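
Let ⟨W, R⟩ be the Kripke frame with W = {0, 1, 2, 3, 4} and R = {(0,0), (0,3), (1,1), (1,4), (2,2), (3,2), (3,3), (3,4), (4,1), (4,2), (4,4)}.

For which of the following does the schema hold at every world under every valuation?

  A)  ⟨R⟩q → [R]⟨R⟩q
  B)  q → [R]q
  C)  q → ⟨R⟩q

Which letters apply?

C

R is reflexive: each world relates to itself.
R is not euclidean: 0 R 3 and 0 R 0 but not 3 R 0.
R is not a subset of the identity: 0 R 3 with 0 ≠ 3.
(A) ⟨R⟩q → [R]⟨R⟩q is axiom 5; it is valid on a frame exactly when R is euclidean. R is not euclidean, so not valid.
(B) q → [R]q is equivalent to ◇p→p; it holds exactly when R ⊆ identity. Here R ⊄ identity — not valid.
(C) q → ⟨R⟩q is the dual of axiom T, which corresponds to reflexivity. R is reflexive — valid.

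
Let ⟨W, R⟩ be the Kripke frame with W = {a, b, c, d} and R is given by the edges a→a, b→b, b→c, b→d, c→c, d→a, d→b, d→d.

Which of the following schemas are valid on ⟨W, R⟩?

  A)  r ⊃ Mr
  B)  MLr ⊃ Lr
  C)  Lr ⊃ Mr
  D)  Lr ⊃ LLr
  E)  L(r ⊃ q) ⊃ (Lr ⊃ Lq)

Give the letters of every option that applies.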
______________________________
Give every record again, exactly as it reads.

- _Output for this task_
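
Let ⟨W, R⟩ be the Kripke frame with W = {0, 1, 2, 3, 4} and R = {(0,0), (0,3), (1,1), (1,4), (2,2), (3,2), (3,3), (3,4), (4,1), (4,2), (4,4)}.

For which of the following does the schema hold at every world under every valuation?

  A)  ⟨R⟩q → [R]⟨R⟩q
  B)  q → [R]q
  C)  q → ⟨R⟩q

Which letters apply?

C

R is reflexive: each world relates to itself.
R is not euclidean: 0 R 3 and 0 R 0 but not 3 R 0.
R is not a subset of the identity: 0 R 3 with 0 ≠ 3.
(A) ⟨R⟩q → [R]⟨R⟩q is axiom 5; it is valid on a frame exactly when R is euclidean. R is not euclidean, so not valid.
(B) q → [R]q is equivalent to ◇p→p; it holds exactly when R ⊆ identity. Here R ⊄ identity — not valid.
(C) q → ⟨R⟩q is the dual of axiom T, which corresponds to reflexivity. R is reflexive — valid.

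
Let ⟨W, R⟩ be the Kripke frame with W = {a, b, c, d} and R is given by the edges a→a, b→b, b→c, b→d, c→c, d→a, d→b, d→d.

Which of the following schemas are valid on ⟨W, R⟩?

  A)  r ⊃ Mr
  B)  MLr ⊃ Lr
  C)  Lr ⊃ Mr
  D)  Lr ⊃ LLr
  E)  L(r ⊃ q) ⊃ (Lr ⊃ Lq)

Give the letters of every option that applies.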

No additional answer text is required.